**AIM OF THE EXERCISE**
For the material that follows, list every line containing the word "flattening".

────────────────────

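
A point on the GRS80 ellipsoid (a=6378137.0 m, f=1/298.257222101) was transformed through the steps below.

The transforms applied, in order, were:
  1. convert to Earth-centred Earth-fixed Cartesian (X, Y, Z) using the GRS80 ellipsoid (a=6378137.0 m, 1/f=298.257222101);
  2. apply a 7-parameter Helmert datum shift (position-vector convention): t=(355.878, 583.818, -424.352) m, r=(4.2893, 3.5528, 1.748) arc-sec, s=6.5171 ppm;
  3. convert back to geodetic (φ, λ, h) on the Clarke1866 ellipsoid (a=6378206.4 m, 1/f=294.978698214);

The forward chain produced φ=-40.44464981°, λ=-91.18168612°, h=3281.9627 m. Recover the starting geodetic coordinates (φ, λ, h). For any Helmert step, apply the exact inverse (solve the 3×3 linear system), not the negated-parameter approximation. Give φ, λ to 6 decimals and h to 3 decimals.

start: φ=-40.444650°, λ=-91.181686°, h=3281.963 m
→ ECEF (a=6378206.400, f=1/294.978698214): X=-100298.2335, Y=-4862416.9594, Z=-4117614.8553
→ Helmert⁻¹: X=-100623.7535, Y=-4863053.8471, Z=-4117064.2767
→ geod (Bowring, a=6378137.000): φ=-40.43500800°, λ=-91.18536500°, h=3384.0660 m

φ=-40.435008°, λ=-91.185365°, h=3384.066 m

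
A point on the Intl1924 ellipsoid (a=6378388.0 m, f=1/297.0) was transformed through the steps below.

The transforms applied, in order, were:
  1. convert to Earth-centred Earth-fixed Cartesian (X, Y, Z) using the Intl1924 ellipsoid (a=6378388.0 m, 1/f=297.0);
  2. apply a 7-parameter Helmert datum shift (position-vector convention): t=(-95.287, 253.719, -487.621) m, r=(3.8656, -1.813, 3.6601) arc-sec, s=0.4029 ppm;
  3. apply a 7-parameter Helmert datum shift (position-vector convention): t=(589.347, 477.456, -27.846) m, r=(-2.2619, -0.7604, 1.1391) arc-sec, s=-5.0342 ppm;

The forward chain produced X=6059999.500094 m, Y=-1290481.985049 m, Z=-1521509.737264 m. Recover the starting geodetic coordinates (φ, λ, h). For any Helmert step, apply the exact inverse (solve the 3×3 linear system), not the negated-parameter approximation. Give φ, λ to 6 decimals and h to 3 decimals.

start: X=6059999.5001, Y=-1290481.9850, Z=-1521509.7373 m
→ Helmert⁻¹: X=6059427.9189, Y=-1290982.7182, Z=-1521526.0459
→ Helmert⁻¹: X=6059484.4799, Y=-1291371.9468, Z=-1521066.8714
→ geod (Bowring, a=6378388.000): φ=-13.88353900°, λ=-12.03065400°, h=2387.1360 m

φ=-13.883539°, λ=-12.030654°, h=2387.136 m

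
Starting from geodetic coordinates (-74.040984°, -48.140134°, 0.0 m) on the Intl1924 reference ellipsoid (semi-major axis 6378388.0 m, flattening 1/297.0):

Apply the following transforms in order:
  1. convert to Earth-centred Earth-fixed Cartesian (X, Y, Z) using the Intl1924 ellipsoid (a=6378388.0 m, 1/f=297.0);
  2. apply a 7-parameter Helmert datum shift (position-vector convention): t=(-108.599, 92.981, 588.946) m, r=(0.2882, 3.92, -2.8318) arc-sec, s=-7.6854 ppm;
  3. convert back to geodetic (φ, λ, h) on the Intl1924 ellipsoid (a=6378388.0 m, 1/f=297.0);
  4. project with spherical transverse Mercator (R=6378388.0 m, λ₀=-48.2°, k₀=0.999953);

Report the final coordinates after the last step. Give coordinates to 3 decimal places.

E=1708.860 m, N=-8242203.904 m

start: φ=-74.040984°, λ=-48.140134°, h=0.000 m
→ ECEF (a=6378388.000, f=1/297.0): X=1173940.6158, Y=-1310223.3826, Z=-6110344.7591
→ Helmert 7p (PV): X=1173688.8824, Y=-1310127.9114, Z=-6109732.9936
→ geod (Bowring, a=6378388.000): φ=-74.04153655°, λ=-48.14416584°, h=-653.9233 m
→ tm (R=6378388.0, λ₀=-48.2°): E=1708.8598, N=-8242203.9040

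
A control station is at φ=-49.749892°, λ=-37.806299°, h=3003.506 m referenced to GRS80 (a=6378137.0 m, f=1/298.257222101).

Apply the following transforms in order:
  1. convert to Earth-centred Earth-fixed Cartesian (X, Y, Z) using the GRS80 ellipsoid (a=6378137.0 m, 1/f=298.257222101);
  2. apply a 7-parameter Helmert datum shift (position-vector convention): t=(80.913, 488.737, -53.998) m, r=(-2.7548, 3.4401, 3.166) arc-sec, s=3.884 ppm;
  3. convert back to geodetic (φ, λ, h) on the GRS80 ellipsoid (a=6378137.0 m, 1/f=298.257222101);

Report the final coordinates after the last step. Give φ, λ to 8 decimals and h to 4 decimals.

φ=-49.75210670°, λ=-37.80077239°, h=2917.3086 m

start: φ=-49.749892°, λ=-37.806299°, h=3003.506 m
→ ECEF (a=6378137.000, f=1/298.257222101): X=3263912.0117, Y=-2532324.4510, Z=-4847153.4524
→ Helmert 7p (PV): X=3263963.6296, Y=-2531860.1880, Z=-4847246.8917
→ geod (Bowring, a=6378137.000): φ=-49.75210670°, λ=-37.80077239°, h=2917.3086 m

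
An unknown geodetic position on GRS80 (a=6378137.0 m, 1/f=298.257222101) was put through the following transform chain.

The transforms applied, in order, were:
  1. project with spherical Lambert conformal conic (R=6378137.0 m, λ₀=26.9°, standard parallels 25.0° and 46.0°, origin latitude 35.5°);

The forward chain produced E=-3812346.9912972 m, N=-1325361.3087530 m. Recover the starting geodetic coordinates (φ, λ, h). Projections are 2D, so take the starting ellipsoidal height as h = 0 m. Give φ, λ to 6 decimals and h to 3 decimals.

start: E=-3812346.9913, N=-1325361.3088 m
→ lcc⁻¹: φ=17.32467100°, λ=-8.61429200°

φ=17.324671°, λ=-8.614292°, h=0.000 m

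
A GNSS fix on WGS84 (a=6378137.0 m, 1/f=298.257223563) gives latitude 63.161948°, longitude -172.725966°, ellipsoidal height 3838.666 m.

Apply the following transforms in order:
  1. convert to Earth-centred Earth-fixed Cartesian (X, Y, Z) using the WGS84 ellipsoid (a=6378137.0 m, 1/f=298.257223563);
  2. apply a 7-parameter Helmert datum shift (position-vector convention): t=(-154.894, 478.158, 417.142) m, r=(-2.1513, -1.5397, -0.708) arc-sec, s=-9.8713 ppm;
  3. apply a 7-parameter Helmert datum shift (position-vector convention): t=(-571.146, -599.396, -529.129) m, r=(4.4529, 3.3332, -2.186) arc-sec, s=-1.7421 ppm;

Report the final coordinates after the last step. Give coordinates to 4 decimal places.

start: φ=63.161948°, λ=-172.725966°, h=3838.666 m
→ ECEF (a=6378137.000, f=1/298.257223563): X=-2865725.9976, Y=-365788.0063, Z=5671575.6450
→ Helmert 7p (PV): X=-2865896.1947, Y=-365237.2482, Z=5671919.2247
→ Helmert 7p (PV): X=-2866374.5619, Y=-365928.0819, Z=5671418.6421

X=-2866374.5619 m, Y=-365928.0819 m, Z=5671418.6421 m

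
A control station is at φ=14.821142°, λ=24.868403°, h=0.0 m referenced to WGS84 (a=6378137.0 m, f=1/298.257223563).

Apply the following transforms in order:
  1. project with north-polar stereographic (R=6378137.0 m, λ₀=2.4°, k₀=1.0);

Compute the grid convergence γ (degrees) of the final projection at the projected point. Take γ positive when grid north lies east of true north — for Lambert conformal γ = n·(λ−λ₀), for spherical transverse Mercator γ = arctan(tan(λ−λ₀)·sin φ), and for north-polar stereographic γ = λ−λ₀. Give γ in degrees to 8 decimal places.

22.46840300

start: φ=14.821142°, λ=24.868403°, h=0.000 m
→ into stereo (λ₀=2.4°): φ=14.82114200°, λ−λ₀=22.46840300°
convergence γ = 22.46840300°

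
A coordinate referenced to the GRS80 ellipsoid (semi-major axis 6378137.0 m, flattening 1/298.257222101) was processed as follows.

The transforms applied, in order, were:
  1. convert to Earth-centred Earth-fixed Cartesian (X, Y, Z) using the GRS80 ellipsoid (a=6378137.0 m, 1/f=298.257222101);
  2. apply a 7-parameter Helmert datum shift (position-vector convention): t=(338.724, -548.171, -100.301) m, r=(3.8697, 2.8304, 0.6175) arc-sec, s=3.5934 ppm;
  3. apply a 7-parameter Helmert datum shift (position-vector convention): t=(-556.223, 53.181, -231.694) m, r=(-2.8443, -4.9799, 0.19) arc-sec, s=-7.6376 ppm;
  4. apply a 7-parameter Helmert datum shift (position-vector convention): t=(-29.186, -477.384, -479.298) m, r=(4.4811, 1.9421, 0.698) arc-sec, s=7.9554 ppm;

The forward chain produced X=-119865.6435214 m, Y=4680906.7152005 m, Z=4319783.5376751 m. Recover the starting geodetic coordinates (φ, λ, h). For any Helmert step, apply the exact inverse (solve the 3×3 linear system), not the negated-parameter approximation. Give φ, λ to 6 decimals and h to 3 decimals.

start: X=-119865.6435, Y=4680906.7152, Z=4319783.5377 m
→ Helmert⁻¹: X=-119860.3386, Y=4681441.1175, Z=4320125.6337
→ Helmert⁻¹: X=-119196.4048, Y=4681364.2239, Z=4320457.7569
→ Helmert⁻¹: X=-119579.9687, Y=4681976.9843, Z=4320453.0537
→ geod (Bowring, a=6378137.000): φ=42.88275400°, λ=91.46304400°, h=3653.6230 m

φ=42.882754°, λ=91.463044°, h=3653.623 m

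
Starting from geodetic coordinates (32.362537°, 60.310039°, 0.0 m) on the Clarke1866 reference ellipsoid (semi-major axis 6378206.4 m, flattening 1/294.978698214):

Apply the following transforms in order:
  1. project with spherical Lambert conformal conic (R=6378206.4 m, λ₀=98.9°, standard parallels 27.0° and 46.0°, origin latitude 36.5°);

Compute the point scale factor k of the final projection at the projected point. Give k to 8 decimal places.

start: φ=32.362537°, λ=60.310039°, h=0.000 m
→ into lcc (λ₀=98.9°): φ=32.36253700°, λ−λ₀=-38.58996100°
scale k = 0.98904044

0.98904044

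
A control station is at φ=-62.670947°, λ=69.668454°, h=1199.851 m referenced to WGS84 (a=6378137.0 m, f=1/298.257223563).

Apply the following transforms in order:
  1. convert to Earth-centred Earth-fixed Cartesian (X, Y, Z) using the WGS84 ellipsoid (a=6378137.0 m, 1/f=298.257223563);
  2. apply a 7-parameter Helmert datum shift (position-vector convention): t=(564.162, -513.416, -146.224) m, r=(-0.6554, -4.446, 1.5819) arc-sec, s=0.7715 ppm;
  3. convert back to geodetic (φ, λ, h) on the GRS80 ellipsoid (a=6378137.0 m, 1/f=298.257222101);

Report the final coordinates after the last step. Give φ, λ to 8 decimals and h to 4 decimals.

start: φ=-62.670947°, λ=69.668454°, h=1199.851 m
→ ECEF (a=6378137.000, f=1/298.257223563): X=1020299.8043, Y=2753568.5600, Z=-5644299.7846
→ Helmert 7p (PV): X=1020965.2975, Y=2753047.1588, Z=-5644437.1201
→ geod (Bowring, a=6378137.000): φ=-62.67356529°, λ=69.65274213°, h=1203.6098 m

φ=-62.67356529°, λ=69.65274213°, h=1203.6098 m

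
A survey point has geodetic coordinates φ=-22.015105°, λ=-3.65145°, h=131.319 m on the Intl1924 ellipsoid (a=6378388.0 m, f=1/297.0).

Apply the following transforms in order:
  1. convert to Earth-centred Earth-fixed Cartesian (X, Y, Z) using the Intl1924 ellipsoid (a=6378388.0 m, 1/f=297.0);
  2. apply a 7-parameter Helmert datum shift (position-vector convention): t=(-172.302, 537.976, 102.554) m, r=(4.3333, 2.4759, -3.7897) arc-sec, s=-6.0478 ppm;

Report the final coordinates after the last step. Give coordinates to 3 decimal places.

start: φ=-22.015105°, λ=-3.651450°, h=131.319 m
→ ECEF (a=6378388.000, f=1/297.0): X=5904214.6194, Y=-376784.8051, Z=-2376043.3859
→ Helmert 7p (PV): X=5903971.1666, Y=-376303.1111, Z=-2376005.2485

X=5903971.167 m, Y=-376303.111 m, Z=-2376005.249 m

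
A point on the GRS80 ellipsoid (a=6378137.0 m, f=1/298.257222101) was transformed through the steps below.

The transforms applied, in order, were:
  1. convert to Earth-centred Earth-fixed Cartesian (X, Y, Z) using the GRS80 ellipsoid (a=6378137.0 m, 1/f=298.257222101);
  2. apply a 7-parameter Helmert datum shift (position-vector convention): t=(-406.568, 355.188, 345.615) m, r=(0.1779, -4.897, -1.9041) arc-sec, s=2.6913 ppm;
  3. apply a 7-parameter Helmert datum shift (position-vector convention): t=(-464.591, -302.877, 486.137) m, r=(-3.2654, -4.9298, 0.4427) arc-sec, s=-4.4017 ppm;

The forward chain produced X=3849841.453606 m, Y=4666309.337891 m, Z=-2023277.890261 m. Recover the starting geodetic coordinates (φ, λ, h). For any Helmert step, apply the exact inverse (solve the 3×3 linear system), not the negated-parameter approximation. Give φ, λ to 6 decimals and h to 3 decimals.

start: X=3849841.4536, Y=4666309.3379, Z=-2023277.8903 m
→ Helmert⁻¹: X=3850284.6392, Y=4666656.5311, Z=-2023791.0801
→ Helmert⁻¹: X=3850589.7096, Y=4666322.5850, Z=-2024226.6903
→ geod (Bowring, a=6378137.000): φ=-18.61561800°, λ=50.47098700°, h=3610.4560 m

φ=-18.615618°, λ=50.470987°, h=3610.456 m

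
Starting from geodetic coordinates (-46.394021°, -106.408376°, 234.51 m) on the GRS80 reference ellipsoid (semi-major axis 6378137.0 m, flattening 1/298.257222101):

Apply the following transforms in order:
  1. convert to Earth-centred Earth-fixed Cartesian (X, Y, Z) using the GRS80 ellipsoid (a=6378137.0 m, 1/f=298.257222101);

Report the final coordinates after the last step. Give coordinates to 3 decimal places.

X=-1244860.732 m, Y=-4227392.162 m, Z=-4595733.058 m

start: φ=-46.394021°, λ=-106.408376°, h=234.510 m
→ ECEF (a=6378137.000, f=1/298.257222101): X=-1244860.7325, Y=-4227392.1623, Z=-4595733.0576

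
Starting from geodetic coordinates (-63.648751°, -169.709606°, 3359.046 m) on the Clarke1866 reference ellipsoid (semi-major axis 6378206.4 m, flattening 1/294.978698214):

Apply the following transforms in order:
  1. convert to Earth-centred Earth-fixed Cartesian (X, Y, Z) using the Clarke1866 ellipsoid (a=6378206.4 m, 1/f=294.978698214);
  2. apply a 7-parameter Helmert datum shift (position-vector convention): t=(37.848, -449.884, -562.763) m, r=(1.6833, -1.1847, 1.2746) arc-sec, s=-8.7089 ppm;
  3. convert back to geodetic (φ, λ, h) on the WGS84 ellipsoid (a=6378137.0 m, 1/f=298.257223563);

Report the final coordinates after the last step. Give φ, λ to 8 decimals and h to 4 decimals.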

────────────────────

**SOLUTION TO THE EXERCISE**
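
Starting from geodetic coordinates (-74.040984°, -48.140134°, 0.0 m) on the Intl1924 reference ellipsoid (semi-major axis 6378388.0 m, flattening 1/297.0):
A coordinate referenced to the GRS80 ellipsoid (semi-major axis 6378137.0 m, flattening 1/298.257222101) was processed as follows.
Starting from geodetic coordinates (32.362537°, 60.310039°, 0.0 m) on the Clarke1866 reference ellipsoid (semi-major axis 6378206.4 m, flattening 1/294.978698214):
Starting from geodetic coordinates (-46.394021°, -106.408376°, 234.51 m) on the GRS80 reference ellipsoid (semi-major axis 6378137.0 m, flattening 1/298.257222101):
Starting from geodetic coordinates (-63.648751°, -169.709606°, 3359.046 m) on the Clarke1866 reference ellipsoid (semi-major axis 6378206.4 m, flattening 1/294.978698214):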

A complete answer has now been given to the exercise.